◆ **Provided records**
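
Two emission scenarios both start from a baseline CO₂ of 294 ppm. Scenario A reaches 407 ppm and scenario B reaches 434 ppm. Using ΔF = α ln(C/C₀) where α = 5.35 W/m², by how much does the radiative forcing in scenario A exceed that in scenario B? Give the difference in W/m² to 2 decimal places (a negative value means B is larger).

ΔF_A = 5.35 ln(407/294) = 5.35 × 0.32523 = 1.7400 W/m².
ΔF_B = 5.35 ln(434/294) = 5.35 × 0.38946 = 2.0836 W/m².
Difference: 1.7400 − 2.0836 = -0.3436 W/m².

ΔF_A − ΔF_B = -0.34 W/m²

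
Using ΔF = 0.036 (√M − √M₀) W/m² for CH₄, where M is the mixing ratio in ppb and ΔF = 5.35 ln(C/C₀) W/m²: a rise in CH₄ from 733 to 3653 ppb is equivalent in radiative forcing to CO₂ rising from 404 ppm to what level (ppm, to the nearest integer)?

CH₄ forcing: 0.036 × (√3653 − √733) = 0.036 × (60.4401 − 27.0740) = 0.036 × 33.3661 = 1.20118 W/m².
Set 5.35 ln(C/404) = 1.20118: ln(C/404) = 1.20118/5.35 = 0.22452, so C = 404 × e^0.22452 = 404 × 1.25172 = 505.69 ppm.

C ≈ 506 ppm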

◆ **Task prompt**
The whole listing must be reproduced exactly. Do not skip a line.

◆ **Response to this task**
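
Two emission scenarios both start from a baseline CO₂ of 294 ppm. Scenario A reaches 407 ppm and scenario B reaches 434 ppm. Using ΔF = α ln(C/C₀) where α = 5.35 W/m², by how much does the radiative forcing in scenario A exceed that in scenario B? Give the difference in W/m² to 2 decimal places (a negative value means B is larger).

ΔF_A = 5.35 ln(407/294) = 5.35 × 0.32523 = 1.7400 W/m².
ΔF_B = 5.35 ln(434/294) = 5.35 × 0.38946 = 2.0836 W/m².
Difference: 1.7400 − 2.0836 = -0.3436 W/m².

ΔF_A − ΔF_B = -0.34 W/m²

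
Using ΔF = 0.036 (√M − √M₀) W/m² for CH₄, where M is the mixing ratio in ppb and ΔF = 5.35 ln(C/C₀) W/m²: a rise in CH₄ from 733 to 3653 ppb is equivalent in radiative forcing to CO₂ rising from 404 ppm to what level (ppm, to the nearest integer)?

CH₄ forcing: 0.036 × (√3653 − √733) = 0.036 × (60.4401 − 27.0740) = 0.036 × 33.3661 = 1.20118 W/m².
Set 5.35 ln(C/404) = 1.20118: ln(C/404) = 1.20118/5.35 = 0.22452, so C = 404 × e^0.22452 = 404 × 1.25172 = 505.69 ppm.

C ≈ 506 ppm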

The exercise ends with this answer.